** RECORDED DATA follows **

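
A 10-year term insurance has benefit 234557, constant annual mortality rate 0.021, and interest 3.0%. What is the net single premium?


NSP = benefit * sum_{k=0}^{n-1} k_p_x * q * v^(k+1)
With constant q=0.021, v=0.970874
Sum = 0.163963
NSP = 234557 * 0.163963
= 38458.7366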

** End of RECORDED DATA **

ASSIGNMENT.
Transcribe the material so that every line matches the original exactly.

TASK SOLUTION.
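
A 10-year term insurance has benefit 234557, constant annual mortality rate 0.021, and interest 3.0%. What is the net single premium?


NSP = benefit * sum_{k=0}^{n-1} k_p_x * q * v^(k+1)
With constant q=0.021, v=0.970874
Sum = 0.163963
NSP = 234557 * 0.163963
= 38458.7366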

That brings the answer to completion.